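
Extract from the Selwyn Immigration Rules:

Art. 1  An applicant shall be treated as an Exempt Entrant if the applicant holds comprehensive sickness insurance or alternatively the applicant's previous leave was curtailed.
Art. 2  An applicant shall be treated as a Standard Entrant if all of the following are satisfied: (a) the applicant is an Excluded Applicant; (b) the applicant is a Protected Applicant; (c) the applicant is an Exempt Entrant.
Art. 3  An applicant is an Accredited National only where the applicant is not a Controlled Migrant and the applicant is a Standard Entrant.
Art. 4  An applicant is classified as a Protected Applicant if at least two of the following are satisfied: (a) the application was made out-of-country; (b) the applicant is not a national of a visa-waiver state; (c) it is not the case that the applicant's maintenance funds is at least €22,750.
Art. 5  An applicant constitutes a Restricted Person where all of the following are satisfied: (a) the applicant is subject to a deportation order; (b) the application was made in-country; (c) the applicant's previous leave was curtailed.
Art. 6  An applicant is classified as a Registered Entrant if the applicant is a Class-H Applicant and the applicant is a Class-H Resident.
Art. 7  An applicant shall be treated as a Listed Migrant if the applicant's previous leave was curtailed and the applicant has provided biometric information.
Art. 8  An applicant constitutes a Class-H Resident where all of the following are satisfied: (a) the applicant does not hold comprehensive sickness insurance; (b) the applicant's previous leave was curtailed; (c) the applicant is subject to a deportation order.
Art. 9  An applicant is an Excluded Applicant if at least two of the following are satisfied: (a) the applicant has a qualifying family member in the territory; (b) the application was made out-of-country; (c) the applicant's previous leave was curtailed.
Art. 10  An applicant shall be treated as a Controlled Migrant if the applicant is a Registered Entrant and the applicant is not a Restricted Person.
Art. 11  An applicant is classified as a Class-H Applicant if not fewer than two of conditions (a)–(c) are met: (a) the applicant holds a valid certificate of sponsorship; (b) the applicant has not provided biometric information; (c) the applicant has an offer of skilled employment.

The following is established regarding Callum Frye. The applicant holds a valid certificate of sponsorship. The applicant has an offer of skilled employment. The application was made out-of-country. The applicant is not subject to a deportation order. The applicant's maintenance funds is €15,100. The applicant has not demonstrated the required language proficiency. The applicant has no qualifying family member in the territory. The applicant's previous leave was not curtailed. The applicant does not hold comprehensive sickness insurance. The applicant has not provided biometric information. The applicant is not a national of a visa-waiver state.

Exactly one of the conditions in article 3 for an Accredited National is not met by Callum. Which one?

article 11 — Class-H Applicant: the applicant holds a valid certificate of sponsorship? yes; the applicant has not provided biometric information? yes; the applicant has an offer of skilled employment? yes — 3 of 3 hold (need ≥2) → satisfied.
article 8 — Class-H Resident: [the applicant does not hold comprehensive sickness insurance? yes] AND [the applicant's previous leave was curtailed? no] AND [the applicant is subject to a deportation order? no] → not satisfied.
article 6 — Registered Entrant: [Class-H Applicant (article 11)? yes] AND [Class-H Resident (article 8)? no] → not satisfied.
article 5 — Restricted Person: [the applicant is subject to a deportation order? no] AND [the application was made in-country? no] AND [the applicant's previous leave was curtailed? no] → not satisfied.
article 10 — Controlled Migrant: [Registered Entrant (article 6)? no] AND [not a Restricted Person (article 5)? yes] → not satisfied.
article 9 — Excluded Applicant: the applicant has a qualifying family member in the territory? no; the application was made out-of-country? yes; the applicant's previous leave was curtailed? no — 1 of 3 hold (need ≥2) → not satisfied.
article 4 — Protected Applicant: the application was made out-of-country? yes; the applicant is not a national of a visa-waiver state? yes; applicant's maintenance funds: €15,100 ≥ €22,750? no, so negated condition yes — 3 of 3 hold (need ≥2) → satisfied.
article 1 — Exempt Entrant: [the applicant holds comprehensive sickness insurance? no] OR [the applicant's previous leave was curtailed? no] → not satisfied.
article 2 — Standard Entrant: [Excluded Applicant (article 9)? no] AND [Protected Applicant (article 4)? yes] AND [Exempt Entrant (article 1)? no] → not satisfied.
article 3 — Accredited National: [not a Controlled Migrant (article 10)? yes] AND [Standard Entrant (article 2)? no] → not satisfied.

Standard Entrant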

Exercise details
Could you retype every line of the data exactly?

Output for this task
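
Extract from the Selwyn Immigration Rules:

Art. 1  An applicant shall be treated as an Exempt Entrant if the applicant holds comprehensive sickness insurance or alternatively the applicant's previous leave was curtailed.
Art. 2  An applicant shall be treated as a Standard Entrant if all of the following are satisfied: (a) the applicant is an Excluded Applicant; (b) the applicant is a Protected Applicant; (c) the applicant is an Exempt Entrant.
Art. 3  An applicant is an Accredited National only where the applicant is not a Controlled Migrant and the applicant is a Standard Entrant.
Art. 4  An applicant is classified as a Protected Applicant if at least two of the following are satisfied: (a) the application was made out-of-country; (b) the applicant is not a national of a visa-waiver state; (c) it is not the case that the applicant's maintenance funds is at least €22,750.
Art. 5  An applicant constitutes a Restricted Person where all of the following are satisfied: (a) the applicant is subject to a deportation order; (b) the application was made in-country; (c) the applicant's previous leave was curtailed.
Art. 6  An applicant is classified as a Registered Entrant if the applicant is a Class-H Applicant and the applicant is a Class-H Resident.
Art. 7  An applicant shall be treated as a Listed Migrant if the applicant's previous leave was curtailed and the applicant has provided biometric information.
Art. 8  An applicant constitutes a Class-H Resident where all of the following are satisfied: (a) the applicant does not hold comprehensive sickness insurance; (b) the applicant's previous leave was curtailed; (c) the applicant is subject to a deportation order.
Art. 9  An applicant is an Excluded Applicant if at least two of the following are satisfied: (a) the applicant has a qualifying family member in the territory; (b) the application was made out-of-country; (c) the applicant's previous leave was curtailed.
Art. 10  An applicant shall be treated as a Controlled Migrant if the applicant is a Registered Entrant and the applicant is not a Restricted Person.
Art. 11  An applicant is classified as a Class-H Applicant if not fewer than two of conditions (a)–(c) are met: (a) the applicant holds a valid certificate of sponsorship; (b) the applicant has not provided biometric information; (c) the applicant has an offer of skilled employment.

The following is established regarding Callum Frye. The applicant holds a valid certificate of sponsorship. The applicant has an offer of skilled employment. The application was made out-of-country. The applicant is not subject to a deportation order. The applicant's maintenance funds is €15,100. The applicant has not demonstrated the required language proficiency. The applicant has no qualifying family member in the territory. The applicant's previous leave was not curtailed. The applicant does not hold comprehensive sickness insurance. The applicant has not provided biometric information. The applicant is not a national of a visa-waiver state.

Exactly one of the conditions in article 3 for an Accredited National is not met by Callum. Which one?

article 11 — Class-H Applicant: the applicant holds a valid certificate of sponsorship? yes; the applicant has not provided biometric information? yes; the applicant has an offer of skilled employment? yes — 3 of 3 hold (need ≥2) → satisfied.
article 8 — Class-H Resident: [the applicant does not hold comprehensive sickness insurance? yes] AND [the applicant's previous leave was curtailed? no] AND [the applicant is subject to a deportation order? no] → not satisfied.
article 6 — Registered Entrant: [Class-H Applicant (article 11)? yes] AND [Class-H Resident (article 8)? no] → not satisfied.
article 5 — Restricted Person: [the applicant is subject to a deportation order? no] AND [the application was made in-country? no] AND [the applicant's previous leave was curtailed? no] → not satisfied.
article 10 — Controlled Migrant: [Registered Entrant (article 6)? no] AND [not a Restricted Person (article 5)? yes] → not satisfied.
article 9 — Excluded Applicant: the applicant has a qualifying family member in the territory? no; the application was made out-of-country? yes; the applicant's previous leave was curtailed? no — 1 of 3 hold (need ≥2) → not satisfied.
article 4 — Protected Applicant: the application was made out-of-country? yes; the applicant is not a national of a visa-waiver state? yes; applicant's maintenance funds: €15,100 ≥ €22,750? no, so negated condition yes — 3 of 3 hold (need ≥2) → satisfied.
article 1 — Exempt Entrant: [the applicant holds comprehensive sickness insurance? no] OR [the applicant's previous leave was curtailed? no] → not satisfied.
article 2 — Standard Entrant: [Excluded Applicant (article 9)? no] AND [Protected Applicant (article 4)? yes] AND [Exempt Entrant (article 1)? no] → not satisfied.
article 3 — Accredited National: [not a Controlled Migrant (article 10)? yes] AND [Standard Entrant (article 2)? no] → not satisfied.

Standard Entrant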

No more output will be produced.